* GIVEN RECORDS
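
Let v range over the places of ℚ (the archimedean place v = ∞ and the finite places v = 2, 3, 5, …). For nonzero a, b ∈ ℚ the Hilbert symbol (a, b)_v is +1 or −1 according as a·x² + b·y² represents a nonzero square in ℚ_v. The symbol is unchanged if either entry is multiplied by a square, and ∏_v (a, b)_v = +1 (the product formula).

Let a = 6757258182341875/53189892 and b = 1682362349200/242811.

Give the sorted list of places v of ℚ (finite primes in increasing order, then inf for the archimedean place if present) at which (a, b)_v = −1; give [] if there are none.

[2, 19, 29, 47]

Mod squares: a ≡ 77691, b ≡ 1320747. Check v ∈ {∞, 2, 3, 5, 7, 13, 17, 19, 23, 29, 31, 47}.
v=31: a=31^2·(≡4), b=31^2·(≡11) mod 31; (4|31)=+1, (11|31)=-1; (−1)^{2·2·15}·(+1)^2·(-1)^2 = +1.
v=23: a=23^-2·(≡14), b=23^-2·(≡8) mod 23; (14|23)=-1, (8|23)=+1; (−1)^{-2·-2·11}·(-1)^-2·(+1)^-2 = +1.
v=2: v_2(a)=-2, v_2(b)=4; units ≡ 3, 3 (mod 8); ε·ε+αω+βω = 1·1+-2·1+4·1 ≡ 1  ⇒  (a,b)_2 = -1.
v=47: a=47^1·(≡32), b=47^1·(≡14) mod 47; (32|47)=+1, (14|47)=+1; (−1)^{1·1·23}·(+1)^1·(+1)^1 = -1.
v=29: a=29^1·(≡14), b=29^1·(≡4) mod 29; (14|29)=-1, (4|29)=+1; (−1)^{1·1·14}·(-1)^1·(+1)^1 = -1.
v=17: a=17^2·(≡15), b=17^-1·(≡8) mod 17; (15|17)=+1, (8|17)=+1; (−1)^{2·-1·8}·(+1)^-1·(+1)^2 = +1.
v=3: a=3^-3·(≡1), b=3^-3·(≡2) mod 3; (1|3)=+1, (2|3)=-1; (−1)^{-3·-3·1}·(+1)^-3·(-1)^-3 = +1.
v=13: a=13^4·(≡3), b=13^2·(≡12) mod 13; (3|13)=+1, (12|13)=+1; (−1)^{4·2·6}·(+1)^2·(+1)^4 = +1.
v=7: a=7^-2·(≡3), b=7^0·(≡4) mod 7; (3|7)=-1, (4|7)=+1; (−1)^{-2·0·3}·(-1)^0·(+1)^-2 = +1.
v=∞: 77691 > 0 and 1320747 > 0  ⇒  (a,b)_∞ = +1.
v=19: a=19^-1·(≡11), b=19^1·(≡11) mod 19; (11|19)=+1, (11|19)=+1; (−1)^{-1·1·9}·(+1)^1·(+1)^-1 = -1.
v=5: a=5^4·(≡1), b=5^2·(≡3) mod 5; (1|5)=+1, (3|5)=-1; (−1)^{4·2·2}·(+1)^2·(-1)^4 = +1.
|Ram(77691, 1320747)| = 4, even; anisotropic at {2, 19, 29, 47}.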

* WHAT YOU HAVE TO DO
From the line containing "Give the sorted" through the last line of the entries above, print every line exactly, including both ends, and nothing else.

* SOLUTION
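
Give the sorted list of places v of ℚ (finite primes in increasing order, then inf for the archimedean place if present) at which (a, b)_v = −1; give [] if there are none.

[2, 19, 29, 47]

Mod squares: a ≡ 77691, b ≡ 1320747. Check v ∈ {∞, 2, 3, 5, 7, 13, 17, 19, 23, 29, 31, 47}.
v=31: a=31^2·(≡4), b=31^2·(≡11) mod 31; (4|31)=+1, (11|31)=-1; (−1)^{2·2·15}·(+1)^2·(-1)^2 = +1.
v=23: a=23^-2·(≡14), b=23^-2·(≡8) mod 23; (14|23)=-1, (8|23)=+1; (−1)^{-2·-2·11}·(-1)^-2·(+1)^-2 = +1.
v=2: v_2(a)=-2, v_2(b)=4; units ≡ 3, 3 (mod 8); ε·ε+αω+βω = 1·1+-2·1+4·1 ≡ 1  ⇒  (a,b)_2 = -1.
v=47: a=47^1·(≡32), b=47^1·(≡14) mod 47; (32|47)=+1, (14|47)=+1; (−1)^{1·1·23}·(+1)^1·(+1)^1 = -1.
v=29: a=29^1·(≡14), b=29^1·(≡4) mod 29; (14|29)=-1, (4|29)=+1; (−1)^{1·1·14}·(-1)^1·(+1)^1 = -1.
v=17: a=17^2·(≡15), b=17^-1·(≡8) mod 17; (15|17)=+1, (8|17)=+1; (−1)^{2·-1·8}·(+1)^-1·(+1)^2 = +1.
v=3: a=3^-3·(≡1), b=3^-3·(≡2) mod 3; (1|3)=+1, (2|3)=-1; (−1)^{-3·-3·1}·(+1)^-3·(-1)^-3 = +1.
v=13: a=13^4·(≡3), b=13^2·(≡12) mod 13; (3|13)=+1, (12|13)=+1; (−1)^{4·2·6}·(+1)^2·(+1)^4 = +1.
v=7: a=7^-2·(≡3), b=7^0·(≡4) mod 7; (3|7)=-1, (4|7)=+1; (−1)^{-2·0·3}·(-1)^0·(+1)^-2 = +1.
v=∞: 77691 > 0 and 1320747 > 0  ⇒  (a,b)_∞ = +1.
v=19: a=19^-1·(≡11), b=19^1·(≡11) mod 19; (11|19)=+1, (11|19)=+1; (−1)^{-1·1·9}·(+1)^1·(+1)^-1 = -1.
v=5: a=5^4·(≡1), b=5^2·(≡3) mod 5; (1|5)=+1, (3|5)=-1; (−1)^{4·2·2}·(+1)^2·(-1)^4 = +1.
|Ram(77691, 1320747)| = 4, even; anisotropic at {2, 19, 29, 47}.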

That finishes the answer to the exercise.